PROVIDED RECORDS:
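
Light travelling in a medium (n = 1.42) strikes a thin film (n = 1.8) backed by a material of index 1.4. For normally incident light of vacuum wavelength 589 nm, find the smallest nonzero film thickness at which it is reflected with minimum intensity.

164 nm

Top surface (1.42 → 1.8): reflection off a higher-index medium gives a half-wave phase shift.
Ray reflecting at the bottom interface goes from n = 1.8 toward n = 1.4: no phase shift.
The two reflections differ by half a wavelength.
For minimum reflection here: 2 n t = m λ.
Minimum nonzero at m = 1: t = λ / (2 n) = 589 / (2 × 1.8) = 164 nm.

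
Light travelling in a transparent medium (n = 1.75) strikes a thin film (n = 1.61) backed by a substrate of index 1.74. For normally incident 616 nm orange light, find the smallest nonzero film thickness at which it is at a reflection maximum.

95.7 nm

Top surface (1.75 → 1.61): reflection off a lower-index medium gives no phase shift.
Ray reflecting at the bottom interface goes from n = 1.61 toward n = 1.74: a half-wave phase shift.
Net: one phase inversion between the two reflected rays.
With one net inversion, constructive interference in reflection requires 2 n t = (m + ½) λ.
Minimum at m = 0: t = λ / (4 n) = 616 / (4 × 1.61) = 95.7 nm.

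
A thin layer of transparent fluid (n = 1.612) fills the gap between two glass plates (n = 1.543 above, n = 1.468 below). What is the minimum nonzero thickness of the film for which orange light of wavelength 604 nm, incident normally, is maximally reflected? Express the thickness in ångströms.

937 Å

Top surface (1.543 → 1.612): reflection off a higher-index medium gives a half-wave phase shift.
Bottom surface (1.612 → 1.468): reflection off a lower-index medium gives no phase shift.
Net: one phase inversion between the two reflected rays.
For maximum reflection here: 2 n t = (m + ½) λ.
Minimum at m = 0: t = λ / (4 n) = 604 / (4 × 1.612) = 93.7 nm.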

TASK DIRECTIONS: Print the whole listing above exactly, please.

ANSWER TO THE PROBLEM:
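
Light travelling in a medium (n = 1.42) strikes a thin film (n = 1.8) backed by a material of index 1.4. For normally incident light of vacuum wavelength 589 nm, find the smallest nonzero film thickness at which it is reflected with minimum intensity.

164 nm

Top surface (1.42 → 1.8): reflection off a higher-index medium gives a half-wave phase shift.
Ray reflecting at the bottom interface goes from n = 1.8 toward n = 1.4: no phase shift.
The two reflections differ by half a wavelength.
For minimum reflection here: 2 n t = m λ.
Minimum nonzero at m = 1: t = λ / (2 n) = 589 / (2 × 1.8) = 164 nm.

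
Light travelling in a transparent medium (n = 1.75) strikes a thin film (n = 1.61) backed by a substrate of index 1.74. For normally incident 616 nm orange light, find the smallest nonzero film thickness at which it is at a reflection maximum.

95.7 nm

Top surface (1.75 → 1.61): reflection off a lower-index medium gives no phase shift.
Ray reflecting at the bottom interface goes from n = 1.61 toward n = 1.74: a half-wave phase shift.
Net: one phase inversion between the two reflected rays.
With one net inversion, constructive interference in reflection requires 2 n t = (m + ½) λ.
Minimum at m = 0: t = λ / (4 n) = 616 / (4 × 1.61) = 95.7 nm.

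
A thin layer of transparent fluid (n = 1.612) fills the gap between two glass plates (n = 1.543 above, n = 1.468 below). What is the minimum nonzero thickness of the film for which orange light of wavelength 604 nm, incident normally, is maximally reflected? Express the thickness in ångströms.

937 Å

Top surface (1.543 → 1.612): reflection off a higher-index medium gives a half-wave phase shift.
Bottom surface (1.612 → 1.468): reflection off a lower-index medium gives no phase shift.
Net: one phase inversion between the two reflected rays.
For maximum reflection here: 2 n t = (m + ½) λ.
Minimum at m = 0: t = λ / (4 n) = 604 / (4 × 1.612) = 93.7 nm.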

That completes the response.